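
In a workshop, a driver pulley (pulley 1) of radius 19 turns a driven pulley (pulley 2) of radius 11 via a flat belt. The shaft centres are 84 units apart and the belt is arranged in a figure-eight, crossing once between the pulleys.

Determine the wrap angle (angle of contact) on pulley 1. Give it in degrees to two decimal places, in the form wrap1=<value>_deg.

wrap1=221.85_deg

crossed belt: β = asin((r1+r2)/C) = asin(30/84) = 20.9248°
wrap1 = wrap2 = π + 2β = 221.8497°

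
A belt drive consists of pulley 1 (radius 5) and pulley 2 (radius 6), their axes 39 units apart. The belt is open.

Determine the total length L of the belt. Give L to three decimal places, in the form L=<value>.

open belt: β = asin((r2−r1)/C) = asin(1/39) = 1.4693°
wrap1 = π − 2β = 177.0614°
wrap2 = π + 2β = 182.9386°
tangent length = C·cosβ = 38.9872
L = r1·wrap1 + r2·wrap2 + 2·C·cosβ = 5·3.0903 + 6·3.1929 + 2·38.9872 = 112.5832

L=112.583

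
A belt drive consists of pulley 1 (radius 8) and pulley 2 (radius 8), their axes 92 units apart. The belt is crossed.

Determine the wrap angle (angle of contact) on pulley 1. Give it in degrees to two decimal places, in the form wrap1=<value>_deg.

wrap1=200.03_deg

crossed belt: β = asin((r1+r2)/C) = asin(16/92) = 10.0154°
wrap1 = wrap2 = π + 2β = 200.0308°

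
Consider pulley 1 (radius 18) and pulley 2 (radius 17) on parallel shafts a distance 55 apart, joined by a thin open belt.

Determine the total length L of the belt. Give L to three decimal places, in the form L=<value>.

L=219.974

open belt: β = asin((r2−r1)/C) = asin(-1/55) = -1.0418°
wrap1 = π − 2β = 182.0836°
wrap2 = π + 2β = 177.9164°
tangent length = C·cosβ = 54.9909
L = r1·wrap1 + r2·wrap2 + 2·C·cosβ = 18·3.1780 + 17·3.1052 + 2·54.9909 = 219.9739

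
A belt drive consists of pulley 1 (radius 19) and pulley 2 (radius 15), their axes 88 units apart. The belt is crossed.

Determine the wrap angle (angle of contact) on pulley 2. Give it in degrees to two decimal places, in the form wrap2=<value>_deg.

crossed belt: β = asin((r1+r2)/C) = asin(34/88) = 22.7284°
wrap1 = wrap2 = π + 2β = 225.4568°

wrap2=225.46_deg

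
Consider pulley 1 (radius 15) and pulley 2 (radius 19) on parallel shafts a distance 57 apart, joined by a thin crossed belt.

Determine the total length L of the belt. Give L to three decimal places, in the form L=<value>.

L=241.773

crossed belt: β = asin((r1+r2)/C) = asin(34/57) = 36.6190°
wrap1 = wrap2 = π + 2β = 253.2380°
tangent length = C·cosβ = 45.7493
L = (r1+r2)·wrap + 2·C·cosβ = 34·4.4198 + 2·45.7493 = 241.7731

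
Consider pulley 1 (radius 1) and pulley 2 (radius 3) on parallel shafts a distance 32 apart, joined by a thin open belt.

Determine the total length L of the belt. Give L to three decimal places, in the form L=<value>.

open belt: β = asin((r2−r1)/C) = asin(2/32) = 3.5833°
wrap1 = π − 2β = 172.8334°
wrap2 = π + 2β = 187.1666°
tangent length = C·cosβ = 31.9374
L = r1·wrap1 + r2·wrap2 + 2·C·cosβ = 1·3.0165 + 3·3.2667 + 2·31.9374 = 76.6914

L=76.691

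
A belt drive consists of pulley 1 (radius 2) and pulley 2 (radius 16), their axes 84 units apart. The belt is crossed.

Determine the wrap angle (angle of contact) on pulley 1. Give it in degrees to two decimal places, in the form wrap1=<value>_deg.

crossed belt: β = asin((r1+r2)/C) = asin(18/84) = 12.3736°
wrap1 = wrap2 = π + 2β = 204.7473°

wrap1=204.75_deg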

== == ==

:: Exercise instructions ::
Start with the line above that contains "Consider pulley 1 (radius 15)" and end with the line that contains "Consider pulley 1 (radius 1)". Write out those lines exactly, and only those.

:: Response to the exercise ::
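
Consider pulley 1 (radius 15) and pulley 2 (radius 19) on parallel shafts a distance 57 apart, joined by a thin crossed belt.

Determine the total length L of the belt. Give L to three decimal places, in the form L=<value>.

L=241.773

crossed belt: β = asin((r1+r2)/C) = asin(34/57) = 36.6190°
wrap1 = wrap2 = π + 2β = 253.2380°
tangent length = C·cosβ = 45.7493
L = (r1+r2)·wrap + 2·C·cosβ = 34·4.4198 + 2·45.7493 = 241.7731

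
Consider pulley 1 (radius 1) and pulley 2 (radius 3) on parallel shafts a distance 32 apart, joined by a thin open belt.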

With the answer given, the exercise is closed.